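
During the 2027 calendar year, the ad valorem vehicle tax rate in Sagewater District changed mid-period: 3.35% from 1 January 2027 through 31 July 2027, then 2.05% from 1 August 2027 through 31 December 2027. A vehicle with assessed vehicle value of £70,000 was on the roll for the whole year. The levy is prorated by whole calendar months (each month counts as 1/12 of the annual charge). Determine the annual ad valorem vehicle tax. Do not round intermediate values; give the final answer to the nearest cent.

£1,965.83

1 January – 31 July 2027: 7 months at 3.35% → £70,000 × 3.35% × 7/12 = £1,367.9167
1 August – 31 December 2027: 5 months at 2.05% → £70,000 × 2.05% × 5/12 = £597.9167
Total = £1,965.8333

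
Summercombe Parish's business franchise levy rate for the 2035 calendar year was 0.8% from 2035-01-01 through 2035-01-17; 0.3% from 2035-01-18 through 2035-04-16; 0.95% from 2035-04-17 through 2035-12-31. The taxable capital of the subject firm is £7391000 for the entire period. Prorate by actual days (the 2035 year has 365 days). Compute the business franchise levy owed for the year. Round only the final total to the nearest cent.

£57983.91

2035-01-01 to 2035-01-17: 17 days at 0.8% → £7391000 × 0.8% × 17/365 = £2753.9068
2035-01-18 to 2035-04-16: 89 days at 0.3% → £7391000 × 0.3% × 89/365 = £5406.5671
2035-04-17 to 2035-12-31: 259 days at 0.95% → £7391000 × 0.95% × 259/365 = £49823.4397
Total = £57983.9137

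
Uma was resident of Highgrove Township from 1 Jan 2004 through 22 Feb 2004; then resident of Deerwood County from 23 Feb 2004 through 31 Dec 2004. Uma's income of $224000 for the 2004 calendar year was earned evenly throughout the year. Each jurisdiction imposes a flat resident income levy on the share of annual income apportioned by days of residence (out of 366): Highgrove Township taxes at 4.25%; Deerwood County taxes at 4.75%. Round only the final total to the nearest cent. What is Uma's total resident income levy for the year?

$10477.81

Highgrove Township, 1 Jan – 22 Feb 2004: 53 days → $224000 × 4.25% × 53/366 = $1378.5792
Deerwood County, 23 Feb – 31 Dec 2004: 313 days → $224000 × 4.75% × 313/366 = $9099.2350
Total = $10477.8142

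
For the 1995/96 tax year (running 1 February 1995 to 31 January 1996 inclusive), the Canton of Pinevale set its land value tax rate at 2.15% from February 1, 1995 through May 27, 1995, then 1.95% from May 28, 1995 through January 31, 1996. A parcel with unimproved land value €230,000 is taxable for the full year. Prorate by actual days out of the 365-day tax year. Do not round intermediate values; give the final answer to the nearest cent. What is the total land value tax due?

€4,631.19

February 1 – May 27, 1995: 116 days at 2.15% → €230,000 × 2.15% × 116/365 = €1,571.5616
May 28, 1995 – January 31, 1996: 249 days at 1.95% → €230,000 × 1.95% × 249/365 = €3,059.6301
Total = €4,631.1918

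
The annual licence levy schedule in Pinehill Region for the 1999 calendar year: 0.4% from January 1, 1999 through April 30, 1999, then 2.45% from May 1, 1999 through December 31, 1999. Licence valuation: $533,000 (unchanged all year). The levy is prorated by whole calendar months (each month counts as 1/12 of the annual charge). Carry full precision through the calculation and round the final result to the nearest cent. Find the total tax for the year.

$9,416.33

January 1 – April 30, 1999: 4 months at 0.4% → $533,000 × 0.4% × 4/12 = $710.6667
May 1 – December 31, 1999: 8 months at 2.45% → $533,000 × 2.45% × 8/12 = $8,705.6667
Total = $9,416.3333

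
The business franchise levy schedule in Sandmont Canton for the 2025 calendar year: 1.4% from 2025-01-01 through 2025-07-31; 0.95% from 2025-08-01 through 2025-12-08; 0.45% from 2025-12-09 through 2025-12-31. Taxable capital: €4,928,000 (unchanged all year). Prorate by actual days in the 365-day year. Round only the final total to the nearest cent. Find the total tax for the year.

2025-01-01 to 2025-07-31: 212 days at 1.4% → €4,928,000 × 1.4% × 212/365 = €40,072.0658
2025-08-01 to 2025-12-08: 130 days at 0.95% → €4,928,000 × 0.95% × 130/365 = €16,674.1918
2025-12-09 to 2025-12-31: 23 days at 0.45% → €4,928,000 × 0.45% × 23/365 = €1,397.3918
Total = €58,143.6493

€58,143.65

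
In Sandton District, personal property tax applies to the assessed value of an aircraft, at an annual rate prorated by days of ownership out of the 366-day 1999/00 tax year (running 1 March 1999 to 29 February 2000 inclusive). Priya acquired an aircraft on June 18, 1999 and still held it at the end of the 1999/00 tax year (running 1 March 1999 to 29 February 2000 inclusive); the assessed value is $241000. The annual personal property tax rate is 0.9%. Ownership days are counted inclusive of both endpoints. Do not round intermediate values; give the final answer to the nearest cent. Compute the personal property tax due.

Days held (June 18, 1999 – February 29, 2000): 257 out of 366
Tax = $241000 × 0.9% × 257/366 = $1523.0410

$1523.04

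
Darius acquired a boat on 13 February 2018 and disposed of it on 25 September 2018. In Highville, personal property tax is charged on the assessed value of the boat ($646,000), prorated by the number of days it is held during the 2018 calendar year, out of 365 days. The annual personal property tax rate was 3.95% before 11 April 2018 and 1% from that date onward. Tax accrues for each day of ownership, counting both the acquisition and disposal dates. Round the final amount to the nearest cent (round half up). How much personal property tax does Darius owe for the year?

13 February – 10 April 2018: 57 days at 3.95% → $646,000 × 3.95% × 57/365 = $3,984.8466
11 April – 25 September 2018: 168 days at 1% → $646,000 × 1% × 168/365 = $2,973.3699
Total = $6,958.2164

$6,958.22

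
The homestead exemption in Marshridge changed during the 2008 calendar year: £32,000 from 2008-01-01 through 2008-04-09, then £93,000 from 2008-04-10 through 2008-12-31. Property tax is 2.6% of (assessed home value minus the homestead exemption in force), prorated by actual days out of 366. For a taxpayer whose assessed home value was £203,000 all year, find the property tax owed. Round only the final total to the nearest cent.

£3,293.33

2008-01-01 to 2008-04-09: 100 days, exemption £32,000 → (£203,000 − £32,000) × 2.6% × 100/366 = £1,214.7541
2008-04-10 to 2008-12-31: 266 days, exemption £93,000 → (£203,000 − £93,000) × 2.6% × 266/366 = £2,078.5792
Total = £3,293.3333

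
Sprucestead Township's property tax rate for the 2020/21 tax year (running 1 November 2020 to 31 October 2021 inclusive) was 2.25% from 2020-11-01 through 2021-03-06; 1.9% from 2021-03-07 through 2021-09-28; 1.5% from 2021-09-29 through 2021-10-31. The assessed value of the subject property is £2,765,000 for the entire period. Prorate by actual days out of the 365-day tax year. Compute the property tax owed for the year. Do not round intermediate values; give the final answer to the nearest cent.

£54,875.78

2020-11-01 to 2021-03-06: 126 days at 2.25% → £2,765,000 × 2.25% × 126/365 = £21,476.0959
2021-03-07 to 2021-09-28: 206 days at 1.9% → £2,765,000 × 1.9% × 206/365 = £29,649.8904
2021-09-29 to 2021-10-31: 33 days at 1.5% → £2,765,000 × 1.5% × 33/365 = £3,749.7945
Total = £54,875.7808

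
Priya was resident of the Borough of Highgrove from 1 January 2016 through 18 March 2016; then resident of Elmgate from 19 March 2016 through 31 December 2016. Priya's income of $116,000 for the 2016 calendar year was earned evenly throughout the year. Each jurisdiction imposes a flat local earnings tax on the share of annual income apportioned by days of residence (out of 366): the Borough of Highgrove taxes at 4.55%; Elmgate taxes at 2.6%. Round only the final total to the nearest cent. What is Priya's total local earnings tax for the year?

$3,498.07

The Borough of Highgrove, 1 January – 18 March 2016: 78 days → $116,000 × 4.55% × 78/366 = $1,124.8197
Elmgate, 19 March – 31 December 2016: 288 days → $116,000 × 2.6% × 288/366 = $2,373.2459
Total = $3,498.0656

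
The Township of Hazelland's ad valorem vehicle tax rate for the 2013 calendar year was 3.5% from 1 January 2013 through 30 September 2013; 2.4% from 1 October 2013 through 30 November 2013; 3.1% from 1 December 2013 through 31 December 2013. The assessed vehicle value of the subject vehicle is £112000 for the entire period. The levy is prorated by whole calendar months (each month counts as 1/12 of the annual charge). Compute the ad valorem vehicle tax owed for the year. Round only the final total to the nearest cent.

£3677.33

1 January – 30 September 2013: 9 months at 3.5% → £112000 × 3.5% × 9/12 = £2940.0000
1 October – 30 November 2013: 2 months at 2.4% → £112000 × 2.4% × 2/12 = £448.0000
1 December – 31 December 2013: 1 month at 3.1% → £112000 × 3.1% × 1/12 = £289.3333
Total = £3677.3333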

----------------

### AIM OF THE TASK:
Starting with the line that contains "The Township of", print each line through the last one in the listing. Include both end lines and add nothing.

### RESULT OF THE TASK:
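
The Township of Hazelland's ad valorem vehicle tax rate for the 2013 calendar year was 3.5% from 1 January 2013 through 30 September 2013; 2.4% from 1 October 2013 through 30 November 2013; 3.1% from 1 December 2013 through 31 December 2013. The assessed vehicle value of the subject vehicle is £112000 for the entire period. The levy is prorated by whole calendar months (each month counts as 1/12 of the annual charge). Compute the ad valorem vehicle tax owed for the year. Round only the final total to the nearest cent.

£3677.33

1 January – 30 September 2013: 9 months at 3.5% → £112000 × 3.5% × 9/12 = £2940.0000
1 October – 30 November 2013: 2 months at 2.4% → £112000 × 2.4% × 2/12 = £448.0000
1 December – 31 December 2013: 1 month at 3.1% → £112000 × 3.1% × 1/12 = £289.3333
Total = £3677.3333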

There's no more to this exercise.